(Stored items)
============

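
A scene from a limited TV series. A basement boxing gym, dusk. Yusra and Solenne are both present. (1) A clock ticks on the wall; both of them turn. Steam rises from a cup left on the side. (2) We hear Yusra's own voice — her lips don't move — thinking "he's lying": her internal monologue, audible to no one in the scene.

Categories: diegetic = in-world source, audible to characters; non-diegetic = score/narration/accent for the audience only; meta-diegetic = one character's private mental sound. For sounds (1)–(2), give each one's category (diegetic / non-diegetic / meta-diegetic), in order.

diegetic, meta-diegetic

Sound (1): an in-world source (a clock); characters could hear it, so diegetic.
(2) internal monologue — inside Yusra's mind, not spoken into the scene → meta-diegetic.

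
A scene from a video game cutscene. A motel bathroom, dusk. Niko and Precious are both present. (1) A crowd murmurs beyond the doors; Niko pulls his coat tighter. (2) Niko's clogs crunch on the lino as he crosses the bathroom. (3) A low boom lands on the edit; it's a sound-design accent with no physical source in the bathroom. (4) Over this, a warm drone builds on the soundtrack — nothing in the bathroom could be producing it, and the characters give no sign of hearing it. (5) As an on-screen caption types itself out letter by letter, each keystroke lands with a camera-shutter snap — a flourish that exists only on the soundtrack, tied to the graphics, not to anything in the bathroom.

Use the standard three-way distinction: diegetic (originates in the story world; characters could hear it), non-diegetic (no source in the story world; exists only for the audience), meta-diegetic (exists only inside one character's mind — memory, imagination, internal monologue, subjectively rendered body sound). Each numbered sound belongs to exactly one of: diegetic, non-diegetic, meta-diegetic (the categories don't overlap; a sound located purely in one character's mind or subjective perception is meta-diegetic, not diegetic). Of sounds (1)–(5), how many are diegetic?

2

(1) is diegetic: a crowd is part of the location's real environment.
(2) is diegetic: a character's body making contact with the set — an in-world sound.
(3) an editorial stinger — it belongs to the cut, not the story world → non-diegetic.
(4) nothing in the bathroom produces it and the characters don't hear it — pure soundtrack → non-diegetic.
Sound (5): it accompanies on-screen graphics, not anything inside the story world, so non-diegetic.
So 2 of the 5 are diegetic: (1), (2).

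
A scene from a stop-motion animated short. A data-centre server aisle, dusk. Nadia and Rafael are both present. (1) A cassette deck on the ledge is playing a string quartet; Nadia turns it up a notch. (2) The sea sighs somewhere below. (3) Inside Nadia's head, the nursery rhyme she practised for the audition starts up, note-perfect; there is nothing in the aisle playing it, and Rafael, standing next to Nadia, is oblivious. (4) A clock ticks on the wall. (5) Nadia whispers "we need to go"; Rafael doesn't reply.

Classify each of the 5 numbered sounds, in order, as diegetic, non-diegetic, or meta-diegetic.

(1) is diegetic: a cassette deck is a physical source in the scene and Nadia reacts to it.
(2) is diegetic: ambient/room sound belonging to the story's physical space.
Sound (3): the music is a memory playing inside Nadia's mind alone; no real-world source, Rafael can't hear it, so meta-diegetic.
Sound (4): a clock is a real object/event in the scene's world, so diegetic.
(5) is diegetic: on-screen dialogue — Nadia speaks and Rafael is there to hear.

diegetic, diegetic, meta-diegetic, diegetic, diegetic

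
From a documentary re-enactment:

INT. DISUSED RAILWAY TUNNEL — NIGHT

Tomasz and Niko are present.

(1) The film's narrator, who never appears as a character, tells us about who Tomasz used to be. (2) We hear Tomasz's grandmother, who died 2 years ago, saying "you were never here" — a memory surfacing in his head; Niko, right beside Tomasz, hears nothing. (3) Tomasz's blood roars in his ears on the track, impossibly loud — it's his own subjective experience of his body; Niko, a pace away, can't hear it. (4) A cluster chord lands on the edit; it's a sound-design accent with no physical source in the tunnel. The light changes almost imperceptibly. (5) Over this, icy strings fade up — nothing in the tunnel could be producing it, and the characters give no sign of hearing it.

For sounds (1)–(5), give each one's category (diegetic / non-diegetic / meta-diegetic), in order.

(1) is non-diegetic: external voice-over — not a character, not heard by anyone in the scene.
Sound (2): a remembered line, private to Tomasz — not present in the room, not audible to Niko, so meta-diegetic.
Sound (3): a subjective body sound — Tomasz's private perception, inaudible to Niko, so meta-diegetic.
Sound (4): it's a sound-design accent with no in-world source; no one in the scene can hear it, so non-diegetic.
Sound (5): it has no source in the story world and no character can hear it — it's underscore, so non-diegetic.

non-diegetic, meta-diegetic, meta-diegetic, non-diegetic, non-diegetic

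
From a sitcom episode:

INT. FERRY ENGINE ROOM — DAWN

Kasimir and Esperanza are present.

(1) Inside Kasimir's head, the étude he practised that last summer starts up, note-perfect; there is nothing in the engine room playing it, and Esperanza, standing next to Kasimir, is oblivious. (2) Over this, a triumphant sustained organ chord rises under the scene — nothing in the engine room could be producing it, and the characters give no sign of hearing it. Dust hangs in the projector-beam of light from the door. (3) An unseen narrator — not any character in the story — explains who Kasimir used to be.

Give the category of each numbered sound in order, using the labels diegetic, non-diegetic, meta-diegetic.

meta-diegetic, non-diegetic, non-diegetic

(1) is meta-diegetic: the music is a memory playing inside Kasimir's mind alone; no real-world source, Esperanza can't hear it.
Sound (2): score with no on-screen or off-screen source; it exists for the audience alone, so non-diegetic.
(3) is non-diegetic: the narrator exists outside the story world, addressing only the audience.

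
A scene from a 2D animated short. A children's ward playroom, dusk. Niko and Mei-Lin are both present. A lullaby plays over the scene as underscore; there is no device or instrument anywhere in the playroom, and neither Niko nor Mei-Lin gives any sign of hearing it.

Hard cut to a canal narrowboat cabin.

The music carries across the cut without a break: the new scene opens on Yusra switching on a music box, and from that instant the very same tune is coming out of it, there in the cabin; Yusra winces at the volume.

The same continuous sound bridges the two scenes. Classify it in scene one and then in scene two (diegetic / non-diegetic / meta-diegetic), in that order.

non-diegetic, diegetic

Scene one: there's no in-world source anywhere and no character hears it — underscore for the audience only → non-diegetic.
Scene two: once Yusra turns on a music box, the music has a real source in the story world and Yusra reacts to it → diegetic.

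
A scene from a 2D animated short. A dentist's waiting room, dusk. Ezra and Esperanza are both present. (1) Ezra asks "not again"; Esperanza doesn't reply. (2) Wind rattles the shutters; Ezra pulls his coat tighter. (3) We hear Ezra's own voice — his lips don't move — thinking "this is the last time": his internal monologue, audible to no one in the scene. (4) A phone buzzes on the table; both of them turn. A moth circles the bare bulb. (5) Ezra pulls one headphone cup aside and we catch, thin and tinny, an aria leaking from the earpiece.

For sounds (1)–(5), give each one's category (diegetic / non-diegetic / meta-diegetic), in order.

diegetic, diegetic, meta-diegetic, diegetic, diegetic

Sound (1): on-screen dialogue — Ezra speaks and Esperanza is there to hear, so diegetic.
Sound (2): it's the actual ambient sound of the location, so diegetic.
(3) is meta-diegetic: it's Ezra's unspoken thought, heard only by the audience via his subjectivity.
Sound (4): an in-world source (a phone); characters could hear it, so diegetic.
Sound (5): the headphones are an on-screen source, so diegetic.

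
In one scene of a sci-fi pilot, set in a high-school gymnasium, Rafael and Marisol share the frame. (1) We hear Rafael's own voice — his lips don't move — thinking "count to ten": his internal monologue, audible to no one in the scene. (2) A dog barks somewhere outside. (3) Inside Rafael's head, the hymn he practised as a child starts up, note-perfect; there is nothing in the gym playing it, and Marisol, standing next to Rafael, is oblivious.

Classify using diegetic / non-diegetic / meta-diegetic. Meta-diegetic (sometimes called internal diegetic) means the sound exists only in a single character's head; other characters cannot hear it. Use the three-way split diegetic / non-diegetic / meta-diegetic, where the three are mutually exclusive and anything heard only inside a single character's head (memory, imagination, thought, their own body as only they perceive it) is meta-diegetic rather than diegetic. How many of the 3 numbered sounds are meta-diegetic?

2

(1) is meta-diegetic: Rafael's thought-voice: a private mental sound no other character can hear.
(2) is diegetic: an in-world source (a dog); characters could hear it.
Sound (3): the music is a memory playing inside Rafael's mind alone; no real-world source, Marisol can't hear it, so meta-diegetic.
Meta-diegetic: (1), (3) — that's 2.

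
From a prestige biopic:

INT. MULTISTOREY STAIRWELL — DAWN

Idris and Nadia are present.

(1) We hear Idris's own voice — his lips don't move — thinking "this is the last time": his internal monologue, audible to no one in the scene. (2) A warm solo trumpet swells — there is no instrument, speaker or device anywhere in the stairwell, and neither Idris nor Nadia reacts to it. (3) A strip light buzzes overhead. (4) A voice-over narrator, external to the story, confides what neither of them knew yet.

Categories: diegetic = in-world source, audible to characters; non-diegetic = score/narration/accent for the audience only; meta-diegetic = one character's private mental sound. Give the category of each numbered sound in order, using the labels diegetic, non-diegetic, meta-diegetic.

meta-diegetic, non-diegetic, diegetic, non-diegetic

(1) is meta-diegetic: Idris's thought-voice: a private mental sound no other character can hear.
Sound (2): nothing in the stairwell produces it and the characters don't hear it — pure soundtrack, so non-diegetic.
Sound (3): ambient/room sound belonging to the story's physical space, so diegetic.
(4) is non-diegetic: the narrator exists outside the story world, addressing only the audience.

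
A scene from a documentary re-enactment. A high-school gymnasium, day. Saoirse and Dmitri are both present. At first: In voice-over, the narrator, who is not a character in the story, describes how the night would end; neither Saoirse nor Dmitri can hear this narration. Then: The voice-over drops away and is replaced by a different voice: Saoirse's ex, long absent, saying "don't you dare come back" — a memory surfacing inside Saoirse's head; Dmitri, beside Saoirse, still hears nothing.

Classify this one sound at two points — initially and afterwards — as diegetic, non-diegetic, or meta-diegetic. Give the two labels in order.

non-diegetic, meta-diegetic

Initially: the external narrator addresses only the audience — outside the story world → non-diegetic.
Afterwards: the replacement voice is a memory inside Saoirse's mind specifically → meta-diegetic.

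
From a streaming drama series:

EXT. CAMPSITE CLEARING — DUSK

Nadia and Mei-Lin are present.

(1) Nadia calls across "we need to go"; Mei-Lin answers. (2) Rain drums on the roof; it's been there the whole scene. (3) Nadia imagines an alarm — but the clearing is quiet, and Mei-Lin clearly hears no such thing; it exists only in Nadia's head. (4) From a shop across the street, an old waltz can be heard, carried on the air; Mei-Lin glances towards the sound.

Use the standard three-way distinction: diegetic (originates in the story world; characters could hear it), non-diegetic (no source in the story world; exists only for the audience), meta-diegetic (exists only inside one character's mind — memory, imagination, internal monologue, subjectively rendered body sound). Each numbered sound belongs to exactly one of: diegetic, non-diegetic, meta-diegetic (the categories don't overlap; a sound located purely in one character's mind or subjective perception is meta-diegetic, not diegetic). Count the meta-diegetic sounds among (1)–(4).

(1) on-screen dialogue — Nadia speaks and Mei-Lin is there to hear → diegetic.
(2) ambient/room sound belonging to the story's physical space → diegetic.
(3) is meta-diegetic: subjective to Nadia: the clearing is silent and Mei-Lin hears nothing.
Sound (4): it's coming from a shop across the street — a location within the story world — and Mei-Lin reacts, so diegetic.
So 1 of the 4 is meta-diegetic: (3).

1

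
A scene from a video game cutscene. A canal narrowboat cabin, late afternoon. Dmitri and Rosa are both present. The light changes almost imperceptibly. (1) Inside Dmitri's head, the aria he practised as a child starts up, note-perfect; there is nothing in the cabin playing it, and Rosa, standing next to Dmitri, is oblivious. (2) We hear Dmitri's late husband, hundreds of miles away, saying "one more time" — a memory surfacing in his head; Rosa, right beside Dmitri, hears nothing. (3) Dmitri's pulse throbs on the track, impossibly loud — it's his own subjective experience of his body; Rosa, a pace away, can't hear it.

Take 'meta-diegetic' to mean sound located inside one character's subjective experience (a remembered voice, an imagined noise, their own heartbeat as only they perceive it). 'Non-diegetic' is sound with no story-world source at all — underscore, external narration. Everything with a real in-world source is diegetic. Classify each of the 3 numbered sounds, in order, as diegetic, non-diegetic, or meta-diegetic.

(1) the music is a memory playing inside Dmitri's mind alone; no real-world source, Rosa can't hear it → meta-diegetic.
(2) is meta-diegetic: the voice is a memory playing only inside Dmitri's mind; Rosa can't hear it.
(3) it's Dmitri's internal bodily sensation rendered as sound; only Dmitri 'hears' it → meta-diegetic.

meta-diegetic, meta-diegetic, meta-diegetic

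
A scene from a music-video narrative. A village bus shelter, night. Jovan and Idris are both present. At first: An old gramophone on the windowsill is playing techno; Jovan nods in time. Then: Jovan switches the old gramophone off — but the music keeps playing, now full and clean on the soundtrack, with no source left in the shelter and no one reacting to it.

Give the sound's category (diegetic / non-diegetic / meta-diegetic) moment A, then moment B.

diegetic, non-diegetic

Moment A: an old gramophone is a real in-scene source and Jovan reacts to it → diegetic.
Moment B: there is no longer any in-world source and no one can hear it — it has become underscore → non-diegetic.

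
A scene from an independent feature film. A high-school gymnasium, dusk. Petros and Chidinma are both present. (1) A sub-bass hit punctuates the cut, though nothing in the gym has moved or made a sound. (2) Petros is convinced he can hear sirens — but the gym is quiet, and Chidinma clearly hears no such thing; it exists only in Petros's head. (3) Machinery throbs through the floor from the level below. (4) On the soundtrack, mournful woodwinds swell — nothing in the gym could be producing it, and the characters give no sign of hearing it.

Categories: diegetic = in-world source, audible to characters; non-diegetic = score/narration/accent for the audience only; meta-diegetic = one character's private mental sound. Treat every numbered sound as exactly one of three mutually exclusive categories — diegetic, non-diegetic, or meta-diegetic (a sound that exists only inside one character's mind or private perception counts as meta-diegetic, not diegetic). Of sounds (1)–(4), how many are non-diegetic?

2

Sound (1): nothing in the scene produces it; it's an accent added for the audience, so non-diegetic.
Sound (2): subjective to Petros: the gym is silent and Chidinma hears nothing, so meta-diegetic.
(3) is diegetic: machinery is part of the location's real environment.
Sound (4): score with no on-screen or off-screen source; it exists for the audience alone, so non-diegetic.
So 2 of the 4 are non-diegetic: (1), (4).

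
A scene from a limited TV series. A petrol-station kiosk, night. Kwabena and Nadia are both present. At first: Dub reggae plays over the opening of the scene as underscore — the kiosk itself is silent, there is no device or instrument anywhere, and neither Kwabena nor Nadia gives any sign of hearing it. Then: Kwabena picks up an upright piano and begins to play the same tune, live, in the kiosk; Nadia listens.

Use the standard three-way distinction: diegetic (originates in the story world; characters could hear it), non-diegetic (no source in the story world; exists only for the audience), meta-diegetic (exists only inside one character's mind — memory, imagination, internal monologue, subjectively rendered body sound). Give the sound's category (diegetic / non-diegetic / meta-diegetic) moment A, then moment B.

Moment A: no in-world source exists and no character can hear it — underscore → non-diegetic.
Moment B: an upright piano is now a real source in the story world and the characters hear it → diegetic.

non-diegetic, diegetic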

============

- **Task instructions**
Could you transcribe the entries above word for word, from the line with "INT. FERRY ENGINE ROOM — DAWN" down to the line with "The music carries", keeping both?

- **Expected answer**
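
INT. FERRY ENGINE ROOM — DAWN

Kasimir and Esperanza are present.

(1) Inside Kasimir's head, the étude he practised that last summer starts up, note-perfect; there is nothing in the engine room playing it, and Esperanza, standing next to Kasimir, is oblivious. (2) Over this, a triumphant sustained organ chord rises under the scene — nothing in the engine room could be producing it, and the characters give no sign of hearing it. Dust hangs in the projector-beam of light from the door. (3) An unseen narrator — not any character in the story — explains who Kasimir used to be.

Give the category of each numbered sound in order, using the labels diegetic, non-diegetic, meta-diegetic.

meta-diegetic, non-diegetic, non-diegetic

(1) is meta-diegetic: the music is a memory playing inside Kasimir's mind alone; no real-world source, Esperanza can't hear it.
Sound (2): score with no on-screen or off-screen source; it exists for the audience alone, so non-diegetic.
(3) is non-diegetic: the narrator exists outside the story world, addressing only the audience.

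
A scene from a 2D animated short. A children's ward playroom, dusk. Niko and Mei-Lin are both present. A lullaby plays over the scene as underscore; there is no device or instrument anywhere in the playroom, and neither Niko nor Mei-Lin gives any sign of hearing it.

Hard cut to a canal narrowboat cabin.

The music carries across the cut without a break: the new scene opens on Yusra switching on a music box, and from that instant the very same tune is coming out of it, there in the cabin; Yusra winces at the volume.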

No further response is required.